### ABOUT THIS EXERCISE
Output the full listing below exactly.
===============
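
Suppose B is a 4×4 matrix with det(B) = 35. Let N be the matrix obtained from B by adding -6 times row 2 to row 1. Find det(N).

35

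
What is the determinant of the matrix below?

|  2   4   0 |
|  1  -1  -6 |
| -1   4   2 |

60

Expand along row 1:
  + 2 · |-1 -6; 4 2| = 2·(-2 − (-24)) = 44
  − 4 · |1 -6; -1 2| = −4·(2 − 6) = 16
Sum: (44) + (16) = 60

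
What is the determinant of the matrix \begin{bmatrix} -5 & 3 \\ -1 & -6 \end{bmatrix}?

The determinant is 33.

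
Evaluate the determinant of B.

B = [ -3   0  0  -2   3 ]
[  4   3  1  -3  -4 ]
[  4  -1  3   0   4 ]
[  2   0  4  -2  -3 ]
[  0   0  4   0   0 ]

|B| = -1124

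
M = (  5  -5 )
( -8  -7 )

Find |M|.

|M| = -75

det(M) = 5·(-7) − (-5)·(-8) = -35 − 40 = -75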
===============
### TASK ANSWER
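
Suppose B is a 4×4 matrix with det(B) = 35. Let N be the matrix obtained from B by adding -6 times row 2 to row 1. Find det(N).

35

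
What is the determinant of the matrix below?

|  2   4   0 |
|  1  -1  -6 |
| -1   4   2 |

60

Expand along row 1:
  + 2 · |-1 -6; 4 2| = 2·(-2 − (-24)) = 44
  − 4 · |1 -6; -1 2| = −4·(2 − 6) = 16
Sum: (44) + (16) = 60

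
What is the determinant of the matrix \begin{bmatrix} -5 & 3 \\ -1 & -6 \end{bmatrix}?

The determinant is 33.

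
Evaluate the determinant of B.

B = [ -3   0  0  -2   3 ]
[  4   3  1  -3  -4 ]
[  4  -1  3   0   4 ]
[  2   0  4  -2  -3 ]
[  0   0  4   0   0 ]

|B| = -1124

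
M = (  5  -5 )
( -8  -7 )

Find |M|.

|M| = -75

det(M) = 5·(-7) − (-5)·(-8) = -35 − 40 = -75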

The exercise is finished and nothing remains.